• _Work required_: Return, exactly and in full, the lines of the records below starting at the one with "True or false: A" and ending at the one with "Inclusion-exclusion for three", and no other lines.

• _Records for the exercise_:
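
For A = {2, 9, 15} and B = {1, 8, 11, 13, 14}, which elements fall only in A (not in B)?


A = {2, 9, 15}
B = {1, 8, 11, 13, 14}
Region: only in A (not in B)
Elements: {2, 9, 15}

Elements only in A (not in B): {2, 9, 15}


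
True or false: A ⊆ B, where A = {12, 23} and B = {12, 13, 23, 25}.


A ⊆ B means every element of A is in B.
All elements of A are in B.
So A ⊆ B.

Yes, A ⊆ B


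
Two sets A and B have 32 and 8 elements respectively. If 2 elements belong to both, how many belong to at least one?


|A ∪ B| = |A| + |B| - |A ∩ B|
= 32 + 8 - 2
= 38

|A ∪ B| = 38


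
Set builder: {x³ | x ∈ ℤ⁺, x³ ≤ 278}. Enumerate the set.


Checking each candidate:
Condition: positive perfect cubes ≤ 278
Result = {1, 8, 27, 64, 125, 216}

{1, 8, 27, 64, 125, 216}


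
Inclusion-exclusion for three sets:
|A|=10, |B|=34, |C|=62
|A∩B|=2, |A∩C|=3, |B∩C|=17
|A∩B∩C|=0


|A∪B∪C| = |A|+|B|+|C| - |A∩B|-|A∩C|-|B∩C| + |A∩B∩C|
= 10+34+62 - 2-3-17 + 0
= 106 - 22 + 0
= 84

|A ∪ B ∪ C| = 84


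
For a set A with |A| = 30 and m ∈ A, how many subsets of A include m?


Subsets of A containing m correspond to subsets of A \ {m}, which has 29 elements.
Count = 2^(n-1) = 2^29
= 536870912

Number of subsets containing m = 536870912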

==

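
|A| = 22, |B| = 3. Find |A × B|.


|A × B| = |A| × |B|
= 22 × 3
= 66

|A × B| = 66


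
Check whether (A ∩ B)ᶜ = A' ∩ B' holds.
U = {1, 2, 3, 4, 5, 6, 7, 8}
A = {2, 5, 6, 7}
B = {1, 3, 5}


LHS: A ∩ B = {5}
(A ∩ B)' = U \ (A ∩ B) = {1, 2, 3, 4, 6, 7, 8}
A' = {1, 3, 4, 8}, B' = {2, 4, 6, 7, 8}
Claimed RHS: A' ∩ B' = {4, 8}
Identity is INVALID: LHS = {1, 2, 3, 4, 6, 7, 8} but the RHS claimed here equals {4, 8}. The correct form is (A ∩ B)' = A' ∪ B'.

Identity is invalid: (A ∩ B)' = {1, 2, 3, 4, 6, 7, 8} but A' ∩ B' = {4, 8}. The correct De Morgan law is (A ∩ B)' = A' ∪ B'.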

• _Result of the task_:
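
True or false: A ⊆ B, where A = {12, 23} and B = {12, 13, 23, 25}.


A ⊆ B means every element of A is in B.
All elements of A are in B.
So A ⊆ B.

Yes, A ⊆ B


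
Two sets A and B have 32 and 8 elements respectively. If 2 elements belong to both, how many belong to at least one?


|A ∪ B| = |A| + |B| - |A ∩ B|
= 32 + 8 - 2
= 38

|A ∪ B| = 38


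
Set builder: {x³ | x ∈ ℤ⁺, x³ ≤ 278}. Enumerate the set.


Checking each candidate:
Condition: positive perfect cubes ≤ 278
Result = {1, 8, 27, 64, 125, 216}

{1, 8, 27, 64, 125, 216}


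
Inclusion-exclusion for three sets: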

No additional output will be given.